=== Begin Enclosure ===
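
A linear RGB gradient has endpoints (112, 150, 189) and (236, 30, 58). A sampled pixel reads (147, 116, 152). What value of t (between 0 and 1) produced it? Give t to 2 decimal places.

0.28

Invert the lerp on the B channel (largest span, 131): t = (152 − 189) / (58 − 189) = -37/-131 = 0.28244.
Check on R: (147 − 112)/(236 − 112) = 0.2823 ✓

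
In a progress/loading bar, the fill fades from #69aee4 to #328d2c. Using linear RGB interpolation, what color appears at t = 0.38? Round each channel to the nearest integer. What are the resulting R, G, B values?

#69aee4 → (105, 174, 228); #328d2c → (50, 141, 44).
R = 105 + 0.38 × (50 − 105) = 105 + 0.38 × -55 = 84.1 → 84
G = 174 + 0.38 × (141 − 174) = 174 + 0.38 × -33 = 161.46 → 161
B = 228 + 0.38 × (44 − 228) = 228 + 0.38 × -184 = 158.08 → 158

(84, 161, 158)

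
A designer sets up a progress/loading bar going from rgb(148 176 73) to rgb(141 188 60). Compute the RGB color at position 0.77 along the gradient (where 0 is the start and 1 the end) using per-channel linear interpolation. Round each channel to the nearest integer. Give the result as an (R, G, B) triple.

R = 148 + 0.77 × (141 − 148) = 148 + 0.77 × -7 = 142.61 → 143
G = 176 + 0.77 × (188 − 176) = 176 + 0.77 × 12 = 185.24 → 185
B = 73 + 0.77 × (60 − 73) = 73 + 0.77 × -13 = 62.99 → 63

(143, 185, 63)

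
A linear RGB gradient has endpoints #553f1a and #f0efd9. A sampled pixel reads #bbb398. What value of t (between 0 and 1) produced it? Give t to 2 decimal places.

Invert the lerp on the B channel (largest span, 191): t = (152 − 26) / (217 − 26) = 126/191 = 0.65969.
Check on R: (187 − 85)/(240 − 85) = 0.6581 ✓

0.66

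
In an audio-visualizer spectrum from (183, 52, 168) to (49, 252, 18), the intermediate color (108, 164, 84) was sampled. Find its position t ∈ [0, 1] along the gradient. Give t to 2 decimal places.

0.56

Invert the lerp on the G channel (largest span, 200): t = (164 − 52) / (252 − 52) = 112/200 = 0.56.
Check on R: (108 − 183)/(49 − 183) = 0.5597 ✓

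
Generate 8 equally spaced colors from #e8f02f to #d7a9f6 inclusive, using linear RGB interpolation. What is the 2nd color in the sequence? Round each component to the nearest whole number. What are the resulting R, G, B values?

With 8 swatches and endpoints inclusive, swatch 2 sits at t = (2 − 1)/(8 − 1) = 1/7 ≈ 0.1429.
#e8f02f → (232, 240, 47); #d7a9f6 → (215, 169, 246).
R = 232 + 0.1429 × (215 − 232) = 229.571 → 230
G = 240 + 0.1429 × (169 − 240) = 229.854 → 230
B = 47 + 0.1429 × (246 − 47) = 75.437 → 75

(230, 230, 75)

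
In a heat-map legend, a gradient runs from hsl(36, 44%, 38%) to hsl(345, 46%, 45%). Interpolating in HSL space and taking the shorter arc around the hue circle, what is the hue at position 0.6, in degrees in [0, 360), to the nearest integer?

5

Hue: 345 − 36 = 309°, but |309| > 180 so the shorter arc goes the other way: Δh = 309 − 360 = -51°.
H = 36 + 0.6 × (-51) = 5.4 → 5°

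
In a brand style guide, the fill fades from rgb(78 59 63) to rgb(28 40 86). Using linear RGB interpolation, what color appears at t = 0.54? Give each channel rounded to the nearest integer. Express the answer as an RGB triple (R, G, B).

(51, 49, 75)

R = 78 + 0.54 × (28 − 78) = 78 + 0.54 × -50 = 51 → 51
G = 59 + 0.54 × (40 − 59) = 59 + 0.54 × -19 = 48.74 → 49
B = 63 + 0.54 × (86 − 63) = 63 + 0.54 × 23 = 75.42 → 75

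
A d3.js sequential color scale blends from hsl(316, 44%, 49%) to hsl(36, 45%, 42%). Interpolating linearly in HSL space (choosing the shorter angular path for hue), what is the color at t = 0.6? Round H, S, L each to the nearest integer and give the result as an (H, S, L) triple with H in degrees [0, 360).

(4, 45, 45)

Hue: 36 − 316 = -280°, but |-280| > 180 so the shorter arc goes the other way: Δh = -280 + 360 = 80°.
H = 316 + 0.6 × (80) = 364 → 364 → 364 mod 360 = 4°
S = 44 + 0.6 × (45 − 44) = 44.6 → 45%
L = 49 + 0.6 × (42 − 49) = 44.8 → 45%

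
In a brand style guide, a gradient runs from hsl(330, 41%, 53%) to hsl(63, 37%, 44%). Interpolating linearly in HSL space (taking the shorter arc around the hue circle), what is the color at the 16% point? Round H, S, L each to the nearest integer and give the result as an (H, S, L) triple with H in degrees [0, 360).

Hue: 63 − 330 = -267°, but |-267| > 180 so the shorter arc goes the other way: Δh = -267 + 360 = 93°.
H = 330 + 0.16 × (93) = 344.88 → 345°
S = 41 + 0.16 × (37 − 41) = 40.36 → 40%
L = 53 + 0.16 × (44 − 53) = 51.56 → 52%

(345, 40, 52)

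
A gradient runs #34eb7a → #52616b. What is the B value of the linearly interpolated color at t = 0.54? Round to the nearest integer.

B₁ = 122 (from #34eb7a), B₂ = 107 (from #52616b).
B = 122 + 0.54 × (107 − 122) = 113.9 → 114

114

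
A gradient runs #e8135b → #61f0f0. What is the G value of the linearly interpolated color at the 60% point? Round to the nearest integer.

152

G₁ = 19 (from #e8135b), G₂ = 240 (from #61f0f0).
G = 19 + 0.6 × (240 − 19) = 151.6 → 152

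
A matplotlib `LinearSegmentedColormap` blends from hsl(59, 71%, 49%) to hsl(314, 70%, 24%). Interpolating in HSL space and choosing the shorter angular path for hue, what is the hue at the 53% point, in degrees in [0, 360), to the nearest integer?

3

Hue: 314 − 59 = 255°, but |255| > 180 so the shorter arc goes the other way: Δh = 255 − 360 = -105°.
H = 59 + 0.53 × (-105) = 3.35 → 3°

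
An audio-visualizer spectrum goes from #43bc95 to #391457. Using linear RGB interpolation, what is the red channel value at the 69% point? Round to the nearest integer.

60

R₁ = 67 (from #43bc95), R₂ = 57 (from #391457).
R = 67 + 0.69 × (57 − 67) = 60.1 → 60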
=== End Enclosure ===
# Activity:
Line by line, retype the data exactly as written.

# Problem solution:
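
A linear RGB gradient has endpoints (112, 150, 189) and (236, 30, 58). A sampled pixel reads (147, 116, 152). What value of t (between 0 and 1) produced it? Give t to 2 decimal places.

0.28

Invert the lerp on the B channel (largest span, 131): t = (152 − 189) / (58 − 189) = -37/-131 = 0.28244.
Check on R: (147 − 112)/(236 − 112) = 0.2823 ✓

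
In a progress/loading bar, the fill fades from #69aee4 to #328d2c. Using linear RGB interpolation, what color appears at t = 0.38? Round each channel to the nearest integer. What are the resulting R, G, B values?

#69aee4 → (105, 174, 228); #328d2c → (50, 141, 44).
R = 105 + 0.38 × (50 − 105) = 105 + 0.38 × -55 = 84.1 → 84
G = 174 + 0.38 × (141 − 174) = 174 + 0.38 × -33 = 161.46 → 161
B = 228 + 0.38 × (44 − 228) = 228 + 0.38 × -184 = 158.08 → 158

(84, 161, 158)

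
A designer sets up a progress/loading bar going from rgb(148 176 73) to rgb(141 188 60). Compute the RGB color at position 0.77 along the gradient (where 0 is the start and 1 the end) using per-channel linear interpolation. Round each channel to the nearest integer. Give the result as an (R, G, B) triple.

R = 148 + 0.77 × (141 − 148) = 148 + 0.77 × -7 = 142.61 → 143
G = 176 + 0.77 × (188 − 176) = 176 + 0.77 × 12 = 185.24 → 185
B = 73 + 0.77 × (60 − 73) = 73 + 0.77 × -13 = 62.99 → 63

(143, 185, 63)

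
A linear RGB gradient has endpoints #553f1a and #f0efd9. A sampled pixel reads #bbb398. What value of t (between 0 and 1) produced it? Give t to 2 decimal places.

Invert the lerp on the B channel (largest span, 191): t = (152 − 26) / (217 − 26) = 126/191 = 0.65969.
Check on R: (187 − 85)/(240 − 85) = 0.6581 ✓

0.66

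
In an audio-visualizer spectrum from (183, 52, 168) to (49, 252, 18), the intermediate color (108, 164, 84) was sampled. Find its position t ∈ [0, 1] along the gradient. Give t to 2 decimal places.

0.56

Invert the lerp on the G channel (largest span, 200): t = (164 − 52) / (252 − 52) = 112/200 = 0.56.
Check on R: (108 − 183)/(49 − 183) = 0.5597 ✓

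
Generate 8 equally spaced colors from #e8f02f to #d7a9f6 inclusive, using linear RGB interpolation. What is the 2nd color in the sequence? Round each component to the nearest whole number. What are the resulting R, G, B values?

With 8 swatches and endpoints inclusive, swatch 2 sits at t = (2 − 1)/(8 − 1) = 1/7 ≈ 0.1429.
#e8f02f → (232, 240, 47); #d7a9f6 → (215, 169, 246).
R = 232 + 0.1429 × (215 − 232) = 229.571 → 230
G = 240 + 0.1429 × (169 − 240) = 229.854 → 230
B = 47 + 0.1429 × (246 − 47) = 75.437 → 75

(230, 230, 75)

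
In a heat-map legend, a gradient runs from hsl(36, 44%, 38%) to hsl(345, 46%, 45%). Interpolating in HSL space and taking the shorter arc around the hue circle, what is the hue at position 0.6, in degrees in [0, 360), to the nearest integer?

5

Hue: 345 − 36 = 309°, but |309| > 180 so the shorter arc goes the other way: Δh = 309 − 360 = -51°.
H = 36 + 0.6 × (-51) = 5.4 → 5°

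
In a brand style guide, the fill fades from rgb(78 59 63) to rgb(28 40 86). Using linear RGB interpolation, what color appears at t = 0.54? Give each channel rounded to the nearest integer. Express the answer as an RGB triple (R, G, B).

(51, 49, 75)

R = 78 + 0.54 × (28 − 78) = 78 + 0.54 × -50 = 51 → 51
G = 59 + 0.54 × (40 − 59) = 59 + 0.54 × -19 = 48.74 → 49
B = 63 + 0.54 × (86 − 63) = 63 + 0.54 × 23 = 75.42 → 75

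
A d3.js sequential color scale blends from hsl(316, 44%, 49%) to hsl(36, 45%, 42%). Interpolating linearly in HSL space (choosing the shorter angular path for hue), what is the color at t = 0.6? Round H, S, L each to the nearest integer and give the result as an (H, S, L) triple with H in degrees [0, 360).

(4, 45, 45)

Hue: 36 − 316 = -280°, but |-280| > 180 so the shorter arc goes the other way: Δh = -280 + 360 = 80°.
H = 316 + 0.6 × (80) = 364 → 364 → 364 mod 360 = 4°
S = 44 + 0.6 × (45 − 44) = 44.6 → 45%
L = 49 + 0.6 × (42 − 49) = 44.8 → 45%

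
In a brand style guide, a gradient runs from hsl(330, 41%, 53%) to hsl(63, 37%, 44%). Interpolating linearly in HSL space (taking the shorter arc around the hue circle), what is the color at the 16% point? Round H, S, L each to the nearest integer and give the result as an (H, S, L) triple with H in degrees [0, 360).

Hue: 63 − 330 = -267°, but |-267| > 180 so the shorter arc goes the other way: Δh = -267 + 360 = 93°.
H = 330 + 0.16 × (93) = 344.88 → 345°
S = 41 + 0.16 × (37 − 41) = 40.36 → 40%
L = 53 + 0.16 × (44 − 53) = 51.56 → 52%

(345, 40, 52)

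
A gradient runs #34eb7a → #52616b. What is the B value of the linearly interpolated color at t = 0.54? Round to the nearest integer.

B₁ = 122 (from #34eb7a), B₂ = 107 (from #52616b).
B = 122 + 0.54 × (107 − 122) = 113.9 → 114

114

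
A gradient runs #e8135b → #61f0f0. What is the G value of the linearly interpolated color at the 60% point? Round to the nearest integer.

152

G₁ = 19 (from #e8135b), G₂ = 240 (from #61f0f0).
G = 19 + 0.6 × (240 − 19) = 151.6 → 152

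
A matplotlib `LinearSegmentedColormap` blends from hsl(59, 71%, 49%) to hsl(314, 70%, 24%). Interpolating in HSL space and choosing the shorter angular path for hue, what is the hue at the 53% point, in degrees in [0, 360), to the nearest integer?

3

Hue: 314 − 59 = 255°, but |255| > 180 so the shorter arc goes the other way: Δh = 255 − 360 = -105°.
H = 59 + 0.53 × (-105) = 3.35 → 3°

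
An audio-visualizer spectrum goes from #43bc95 to #391457. Using linear RGB interpolation, what is the red channel value at the 69% point? Round to the nearest integer.

60

R₁ = 67 (from #43bc95), R₂ = 57 (from #391457).
R = 67 + 0.69 × (57 − 67) = 60.1 → 60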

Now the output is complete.